◆ **What the exercise asks**: Send back the whole listing untouched.

Start of Given records

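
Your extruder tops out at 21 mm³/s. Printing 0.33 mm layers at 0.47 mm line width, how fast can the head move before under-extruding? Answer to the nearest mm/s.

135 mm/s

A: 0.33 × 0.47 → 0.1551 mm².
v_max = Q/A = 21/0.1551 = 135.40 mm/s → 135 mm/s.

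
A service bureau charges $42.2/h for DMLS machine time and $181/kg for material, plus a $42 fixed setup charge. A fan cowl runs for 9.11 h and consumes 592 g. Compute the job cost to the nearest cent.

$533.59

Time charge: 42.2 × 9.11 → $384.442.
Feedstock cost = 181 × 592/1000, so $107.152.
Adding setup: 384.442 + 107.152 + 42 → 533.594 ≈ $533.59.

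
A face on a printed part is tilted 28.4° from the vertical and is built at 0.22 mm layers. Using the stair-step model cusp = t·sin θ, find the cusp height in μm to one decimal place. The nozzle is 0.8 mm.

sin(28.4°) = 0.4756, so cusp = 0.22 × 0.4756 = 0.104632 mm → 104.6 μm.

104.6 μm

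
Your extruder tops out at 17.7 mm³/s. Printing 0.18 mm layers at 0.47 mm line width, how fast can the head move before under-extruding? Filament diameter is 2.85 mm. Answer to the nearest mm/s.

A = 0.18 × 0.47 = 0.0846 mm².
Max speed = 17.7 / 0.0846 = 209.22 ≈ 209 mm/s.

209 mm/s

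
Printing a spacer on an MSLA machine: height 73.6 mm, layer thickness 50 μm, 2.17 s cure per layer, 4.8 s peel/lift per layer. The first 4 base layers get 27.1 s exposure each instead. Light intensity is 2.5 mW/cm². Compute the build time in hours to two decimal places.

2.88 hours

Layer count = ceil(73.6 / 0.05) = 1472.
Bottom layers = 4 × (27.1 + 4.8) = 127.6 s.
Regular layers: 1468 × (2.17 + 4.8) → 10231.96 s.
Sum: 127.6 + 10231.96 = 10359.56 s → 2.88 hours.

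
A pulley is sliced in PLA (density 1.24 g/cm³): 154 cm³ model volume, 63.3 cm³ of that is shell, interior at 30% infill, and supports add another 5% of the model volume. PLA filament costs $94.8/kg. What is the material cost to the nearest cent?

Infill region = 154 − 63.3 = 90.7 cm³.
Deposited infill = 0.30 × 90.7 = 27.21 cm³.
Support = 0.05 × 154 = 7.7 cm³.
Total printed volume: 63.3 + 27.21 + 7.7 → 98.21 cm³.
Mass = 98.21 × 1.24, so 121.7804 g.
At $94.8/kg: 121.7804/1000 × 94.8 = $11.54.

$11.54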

End of Given records

◆ **Completed task**:
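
Your extruder tops out at 21 mm³/s. Printing 0.33 mm layers at 0.47 mm line width, how fast can the head move before under-extruding? Answer to the nearest mm/s.

135 mm/s

A: 0.33 × 0.47 → 0.1551 mm².
v_max = Q/A = 21/0.1551 = 135.40 mm/s → 135 mm/s.

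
A service bureau charges $42.2/h for DMLS machine time and $181/kg for material, plus a $42 fixed setup charge. A fan cowl runs for 9.11 h and consumes 592 g. Compute the job cost to the nearest cent.

$533.59

Time charge: 42.2 × 9.11 → $384.442.
Feedstock cost = 181 × 592/1000, so $107.152.
Adding setup: 384.442 + 107.152 + 42 → 533.594 ≈ $533.59.

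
A face on a printed part is tilted 28.4° from the vertical and is built at 0.22 mm layers. Using the stair-step model cusp = t·sin θ, find the cusp height in μm to one decimal place. The nozzle is 0.8 mm.

sin(28.4°) = 0.4756, so cusp = 0.22 × 0.4756 = 0.104632 mm → 104.6 μm.

104.6 μm

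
Your extruder tops out at 17.7 mm³/s. Printing 0.18 mm layers at 0.47 mm line width, how fast can the head move before under-extruding? Filament diameter is 2.85 mm. Answer to the nearest mm/s.

A = 0.18 × 0.47 = 0.0846 mm².
Max speed = 17.7 / 0.0846 = 209.22 ≈ 209 mm/s.

209 mm/s

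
Printing a spacer on an MSLA machine: height 73.6 mm, layer thickness 50 μm, 2.17 s cure per layer, 4.8 s peel/lift per layer. The first 4 base layers get 27.1 s exposure each instead. Light intensity is 2.5 mW/cm². Compute the build time in hours to two decimal places.

2.88 hours

Layer count = ceil(73.6 / 0.05) = 1472.
Bottom layers = 4 × (27.1 + 4.8) = 127.6 s.
Regular layers: 1468 × (2.17 + 4.8) → 10231.96 s.
Sum: 127.6 + 10231.96 = 10359.56 s → 2.88 hours.

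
A pulley is sliced in PLA (density 1.24 g/cm³): 154 cm³ model volume, 63.3 cm³ of that is shell, interior at 30% infill, and supports add another 5% of the model volume. PLA filament costs $94.8/kg. What is the material cost to the nearest cent?

Infill region = 154 − 63.3 = 90.7 cm³.
Deposited infill = 0.30 × 90.7 = 27.21 cm³.
Support = 0.05 × 154 = 7.7 cm³.
Total printed volume: 63.3 + 27.21 + 7.7 → 98.21 cm³.
Mass = 98.21 × 1.24, so 121.7804 g.
At $94.8/kg: 121.7804/1000 × 94.8 = $11.54.

$11.54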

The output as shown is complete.